■ PROBLEM ■
Please state how many lines in the records contain the string "index", with no words besides the number.

■ RECORD SET ■
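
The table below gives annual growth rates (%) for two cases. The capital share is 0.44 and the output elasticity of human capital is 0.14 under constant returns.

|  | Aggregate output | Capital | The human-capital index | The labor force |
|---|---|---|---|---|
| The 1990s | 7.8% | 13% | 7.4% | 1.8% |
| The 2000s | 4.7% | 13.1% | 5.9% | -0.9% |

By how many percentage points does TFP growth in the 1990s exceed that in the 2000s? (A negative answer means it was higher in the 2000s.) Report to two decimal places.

Labor's share = 1 − 0.44 − 0.14 = 0.42.
The 1990s: TFP = 7.8 − 5.72 − 1.036 − 0.756 = 0.288%.
The 2000s: TFP = 4.7 − 5.764 − 0.826 + 0.378 = -1.512%.
Difference = 0.288 − (-1.512) = 1.8 pp.

1.80 percentage points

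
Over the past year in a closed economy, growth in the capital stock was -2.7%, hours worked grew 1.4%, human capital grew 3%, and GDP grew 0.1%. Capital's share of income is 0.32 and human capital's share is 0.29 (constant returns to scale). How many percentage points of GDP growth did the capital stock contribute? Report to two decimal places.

Contribution = share × growth = 0.32 × (-2.7) = -0.864 pp.

-0.86 pp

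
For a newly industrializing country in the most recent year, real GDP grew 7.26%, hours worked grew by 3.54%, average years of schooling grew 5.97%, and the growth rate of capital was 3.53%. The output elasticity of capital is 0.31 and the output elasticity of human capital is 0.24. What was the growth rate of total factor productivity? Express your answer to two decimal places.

Total factor productivity grew 3.14%.

Labor's share = 1 − 0.31 − 0.24 = 0.45.
Capital: 0.31 × 3.53 = 1.0943 pp.
Average years of schooling: 0.24 × 5.97 = 1.4328 pp.
Hours worked: 0.45 × 3.54 = 1.593 pp.
TFP growth = 7.26 − 4.1201 = 3.1399%.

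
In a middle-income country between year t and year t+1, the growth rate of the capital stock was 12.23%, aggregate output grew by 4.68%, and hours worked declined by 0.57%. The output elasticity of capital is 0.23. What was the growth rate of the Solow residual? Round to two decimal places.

2.31%

Labor's share = 1 − 0.23 = 0.77.
The capital stock: 0.23 × 12.23 = 2.8129 pp.
Hours worked: 0.77 × (-0.57) = -0.4389 pp.
TFP growth = 4.68 − 2.374 = 2.306%.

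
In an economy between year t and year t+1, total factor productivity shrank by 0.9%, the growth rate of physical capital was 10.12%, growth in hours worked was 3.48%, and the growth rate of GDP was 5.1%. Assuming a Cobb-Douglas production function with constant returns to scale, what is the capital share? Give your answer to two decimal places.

gY = gA + α·gK + (1−α)·gL, so gY − gA − gL = α(gK − gL).
5.1 + 0.9 − 3.48 = α × (10.12 − 3.48).
2.52 = 6.64 α, so α = 0.3795.

0.38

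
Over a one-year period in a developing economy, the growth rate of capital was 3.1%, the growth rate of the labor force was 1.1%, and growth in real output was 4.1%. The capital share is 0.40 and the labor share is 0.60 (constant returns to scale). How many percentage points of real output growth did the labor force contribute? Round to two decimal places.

0.66 pp

Labor's share = 1 − 0.4 = 0.6.
Contribution = share × growth = 0.6 × 1.1 = 0.66 pp.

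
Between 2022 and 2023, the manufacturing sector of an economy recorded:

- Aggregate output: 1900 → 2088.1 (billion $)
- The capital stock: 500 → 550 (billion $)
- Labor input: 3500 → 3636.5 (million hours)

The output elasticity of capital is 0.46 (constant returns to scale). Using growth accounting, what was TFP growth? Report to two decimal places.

Aggregate output growth = (2088.1 − 1900) / 1900 = 9.9%.
The capital stock growth = (550 − 500) / 500 = 10%.
Labor input growth = (3636.5 − 3500) / 3500 = 3.9%.
Labor's share = 1 − 0.46 = 0.54.
The capital stock: 0.46 × 10 = 4.6 pp.
Labor input: 0.54 × 3.9 = 2.106 pp.
TFP growth = 9.9 − 6.706 = 3.194%.

TFP growth was 3.19%.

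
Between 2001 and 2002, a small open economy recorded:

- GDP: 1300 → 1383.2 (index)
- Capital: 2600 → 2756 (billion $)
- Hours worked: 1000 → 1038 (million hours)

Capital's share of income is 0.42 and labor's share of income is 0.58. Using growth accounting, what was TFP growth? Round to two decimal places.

GDP growth = (1383.2 − 1300) / 1300 = 6.4%.
Capital growth = (2756 − 2600) / 2600 = 6%.
Hours worked growth = (1038 − 1000) / 1000 = 3.8%.
Labor's share = 1 − 0.42 = 0.58.
Capital: 0.42 × 6 = 2.52 pp.
Hours worked: 0.58 × 3.8 = 2.204 pp.
TFP growth = 6.4 − 4.724 = 1.676%.

TFP grew 1.68%.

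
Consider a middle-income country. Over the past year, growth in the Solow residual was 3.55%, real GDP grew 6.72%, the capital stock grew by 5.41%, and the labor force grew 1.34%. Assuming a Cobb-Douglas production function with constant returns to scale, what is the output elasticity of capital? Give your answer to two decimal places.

α = 0.45

gY = gA + α·gK + (1−α)·gL, so gY − gA − gL = α(gK − gL).
6.72 − 3.55 − 1.34 = α × (5.41 − 1.34).
1.83 = 4.07 α, so α = 0.4496.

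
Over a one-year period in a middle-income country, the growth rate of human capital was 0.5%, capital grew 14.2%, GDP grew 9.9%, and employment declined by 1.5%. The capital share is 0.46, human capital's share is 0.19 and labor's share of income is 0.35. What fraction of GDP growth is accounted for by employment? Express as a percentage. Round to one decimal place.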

■ EXERCISE SOLUTION ■
2